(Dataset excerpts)
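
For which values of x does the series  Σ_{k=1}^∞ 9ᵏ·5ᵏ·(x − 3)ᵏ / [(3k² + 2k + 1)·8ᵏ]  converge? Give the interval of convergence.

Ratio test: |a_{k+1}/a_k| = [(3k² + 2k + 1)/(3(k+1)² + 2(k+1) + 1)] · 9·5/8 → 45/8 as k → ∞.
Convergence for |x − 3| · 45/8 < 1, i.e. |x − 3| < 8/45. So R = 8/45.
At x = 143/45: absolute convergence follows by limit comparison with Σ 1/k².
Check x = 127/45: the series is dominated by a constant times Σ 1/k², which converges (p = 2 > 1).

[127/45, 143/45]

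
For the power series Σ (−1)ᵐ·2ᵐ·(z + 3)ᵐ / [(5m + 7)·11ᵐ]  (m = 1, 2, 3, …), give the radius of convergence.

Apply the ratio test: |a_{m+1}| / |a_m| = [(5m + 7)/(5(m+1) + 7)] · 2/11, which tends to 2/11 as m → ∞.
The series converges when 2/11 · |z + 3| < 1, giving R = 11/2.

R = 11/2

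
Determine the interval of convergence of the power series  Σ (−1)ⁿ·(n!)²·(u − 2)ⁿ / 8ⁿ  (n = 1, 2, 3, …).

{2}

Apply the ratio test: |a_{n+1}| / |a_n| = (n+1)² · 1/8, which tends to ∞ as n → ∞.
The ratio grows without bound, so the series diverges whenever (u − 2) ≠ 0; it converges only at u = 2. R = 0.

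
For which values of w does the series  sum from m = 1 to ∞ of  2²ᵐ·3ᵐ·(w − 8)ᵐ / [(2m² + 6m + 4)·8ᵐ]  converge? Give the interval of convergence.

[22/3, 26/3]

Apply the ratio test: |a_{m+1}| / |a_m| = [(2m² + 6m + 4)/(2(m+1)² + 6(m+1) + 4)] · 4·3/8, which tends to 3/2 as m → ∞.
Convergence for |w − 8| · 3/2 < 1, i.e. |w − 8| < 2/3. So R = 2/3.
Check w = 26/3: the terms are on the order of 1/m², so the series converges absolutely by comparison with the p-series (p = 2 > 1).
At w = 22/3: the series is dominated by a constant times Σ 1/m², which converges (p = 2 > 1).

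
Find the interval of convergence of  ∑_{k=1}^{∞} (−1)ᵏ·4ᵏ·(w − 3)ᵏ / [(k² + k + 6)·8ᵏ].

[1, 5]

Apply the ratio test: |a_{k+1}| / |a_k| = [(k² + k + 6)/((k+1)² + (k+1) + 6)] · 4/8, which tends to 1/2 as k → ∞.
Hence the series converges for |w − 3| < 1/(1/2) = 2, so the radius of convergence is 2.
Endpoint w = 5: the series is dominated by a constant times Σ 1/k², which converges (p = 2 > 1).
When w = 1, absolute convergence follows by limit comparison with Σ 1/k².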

==

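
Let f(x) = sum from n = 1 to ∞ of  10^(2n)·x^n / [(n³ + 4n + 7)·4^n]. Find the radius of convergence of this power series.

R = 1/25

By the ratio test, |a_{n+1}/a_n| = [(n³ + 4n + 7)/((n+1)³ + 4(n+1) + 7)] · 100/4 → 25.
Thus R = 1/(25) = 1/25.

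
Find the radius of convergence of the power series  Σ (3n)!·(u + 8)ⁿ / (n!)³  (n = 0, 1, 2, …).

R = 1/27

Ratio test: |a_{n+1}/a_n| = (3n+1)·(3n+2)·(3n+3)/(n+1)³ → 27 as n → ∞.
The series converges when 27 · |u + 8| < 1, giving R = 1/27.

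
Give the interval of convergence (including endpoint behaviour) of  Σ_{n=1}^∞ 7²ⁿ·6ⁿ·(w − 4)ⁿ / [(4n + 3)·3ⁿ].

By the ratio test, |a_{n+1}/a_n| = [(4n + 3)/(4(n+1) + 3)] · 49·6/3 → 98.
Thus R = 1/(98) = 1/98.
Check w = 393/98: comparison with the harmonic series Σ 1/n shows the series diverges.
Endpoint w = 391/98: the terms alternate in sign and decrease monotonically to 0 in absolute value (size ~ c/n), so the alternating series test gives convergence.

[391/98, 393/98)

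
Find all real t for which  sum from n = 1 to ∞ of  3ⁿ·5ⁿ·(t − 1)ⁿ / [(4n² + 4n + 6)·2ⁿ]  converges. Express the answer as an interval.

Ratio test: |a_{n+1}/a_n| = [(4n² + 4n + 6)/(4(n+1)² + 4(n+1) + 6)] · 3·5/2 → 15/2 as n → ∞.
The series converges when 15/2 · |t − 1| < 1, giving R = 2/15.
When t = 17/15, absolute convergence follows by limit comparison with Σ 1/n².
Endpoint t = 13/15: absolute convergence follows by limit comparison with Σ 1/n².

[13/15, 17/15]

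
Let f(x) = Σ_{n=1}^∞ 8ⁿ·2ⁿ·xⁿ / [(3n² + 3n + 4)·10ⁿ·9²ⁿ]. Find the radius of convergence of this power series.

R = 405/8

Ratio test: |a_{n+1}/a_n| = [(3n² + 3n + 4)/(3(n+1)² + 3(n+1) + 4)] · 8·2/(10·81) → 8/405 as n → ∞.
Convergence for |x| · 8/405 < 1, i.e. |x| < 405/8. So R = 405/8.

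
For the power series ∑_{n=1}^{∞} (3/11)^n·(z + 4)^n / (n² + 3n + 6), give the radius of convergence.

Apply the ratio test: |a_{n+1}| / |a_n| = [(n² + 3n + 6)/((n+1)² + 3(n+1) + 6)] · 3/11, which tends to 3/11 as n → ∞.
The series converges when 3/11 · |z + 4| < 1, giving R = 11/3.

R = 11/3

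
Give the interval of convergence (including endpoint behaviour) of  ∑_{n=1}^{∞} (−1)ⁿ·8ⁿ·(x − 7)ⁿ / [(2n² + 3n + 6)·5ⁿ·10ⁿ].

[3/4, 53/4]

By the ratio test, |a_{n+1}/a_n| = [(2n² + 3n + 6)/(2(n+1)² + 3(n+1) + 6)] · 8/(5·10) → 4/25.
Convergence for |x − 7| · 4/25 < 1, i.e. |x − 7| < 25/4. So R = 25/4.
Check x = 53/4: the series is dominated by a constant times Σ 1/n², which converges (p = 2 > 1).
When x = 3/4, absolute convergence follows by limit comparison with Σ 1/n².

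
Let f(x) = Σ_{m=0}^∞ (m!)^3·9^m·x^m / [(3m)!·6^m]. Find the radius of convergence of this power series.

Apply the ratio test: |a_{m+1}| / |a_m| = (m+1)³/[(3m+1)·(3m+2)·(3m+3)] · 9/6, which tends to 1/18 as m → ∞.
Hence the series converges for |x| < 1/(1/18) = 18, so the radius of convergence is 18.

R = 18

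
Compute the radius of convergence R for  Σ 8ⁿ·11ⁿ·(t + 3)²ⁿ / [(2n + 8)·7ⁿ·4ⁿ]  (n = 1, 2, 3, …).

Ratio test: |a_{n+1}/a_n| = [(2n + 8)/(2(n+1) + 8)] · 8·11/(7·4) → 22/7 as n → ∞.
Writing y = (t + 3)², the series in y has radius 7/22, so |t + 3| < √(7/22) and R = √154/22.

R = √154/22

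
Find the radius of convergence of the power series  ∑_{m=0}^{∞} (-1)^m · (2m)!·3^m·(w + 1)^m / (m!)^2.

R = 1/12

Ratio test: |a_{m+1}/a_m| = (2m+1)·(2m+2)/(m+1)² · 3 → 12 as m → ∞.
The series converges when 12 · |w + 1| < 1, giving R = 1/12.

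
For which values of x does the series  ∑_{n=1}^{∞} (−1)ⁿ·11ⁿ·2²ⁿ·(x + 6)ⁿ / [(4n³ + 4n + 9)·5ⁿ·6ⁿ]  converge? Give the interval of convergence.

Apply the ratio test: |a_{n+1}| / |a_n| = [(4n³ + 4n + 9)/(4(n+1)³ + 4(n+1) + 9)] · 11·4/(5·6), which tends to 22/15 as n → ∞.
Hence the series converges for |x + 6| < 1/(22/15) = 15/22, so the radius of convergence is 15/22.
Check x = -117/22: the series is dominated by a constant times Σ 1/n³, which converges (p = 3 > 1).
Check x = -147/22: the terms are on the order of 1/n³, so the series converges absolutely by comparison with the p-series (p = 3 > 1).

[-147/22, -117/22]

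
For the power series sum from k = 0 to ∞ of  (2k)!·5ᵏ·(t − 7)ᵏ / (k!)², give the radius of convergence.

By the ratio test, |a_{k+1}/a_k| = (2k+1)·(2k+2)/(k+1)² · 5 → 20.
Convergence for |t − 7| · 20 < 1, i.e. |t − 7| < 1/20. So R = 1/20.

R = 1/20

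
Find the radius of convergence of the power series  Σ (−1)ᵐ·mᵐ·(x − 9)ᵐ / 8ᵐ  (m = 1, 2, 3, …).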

- Work instructions: All that is wanted is an exact copy of the lines above from the one with "(−1)ⁿ·11ⁿ·2²ⁿ·(x + 6)ⁿ" through the one with "Σ (−1)ᵐ·mᵐ·(x −", with both ends included.

- Result for this exercise:
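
For which values of x does the series  ∑_{n=1}^{∞} (−1)ⁿ·11ⁿ·2²ⁿ·(x + 6)ⁿ / [(4n³ + 4n + 9)·5ⁿ·6ⁿ]  converge? Give the interval of convergence.

Apply the ratio test: |a_{n+1}| / |a_n| = [(4n³ + 4n + 9)/(4(n+1)³ + 4(n+1) + 9)] · 11·4/(5·6), which tends to 22/15 as n → ∞.
Hence the series converges for |x + 6| < 1/(22/15) = 15/22, so the radius of convergence is 15/22.
Check x = -117/22: the series is dominated by a constant times Σ 1/n³, which converges (p = 3 > 1).
Check x = -147/22: the terms are on the order of 1/n³, so the series converges absolutely by comparison with the p-series (p = 3 > 1).

[-147/22, -117/22]

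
For the power series sum from k = 0 to ∞ of  (2k)!·5ᵏ·(t − 7)ᵏ / (k!)², give the radius of convergence.

By the ratio test, |a_{k+1}/a_k| = (2k+1)·(2k+2)/(k+1)² · 5 → 20.
Convergence for |t − 7| · 20 < 1, i.e. |t − 7| < 1/20. So R = 1/20.

R = 1/20

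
Find the radius of convergence of the power series  Σ (−1)ᵐ·mᵐ·(x − 9)ᵐ / 8ᵐ  (m = 1, 2, 3, …).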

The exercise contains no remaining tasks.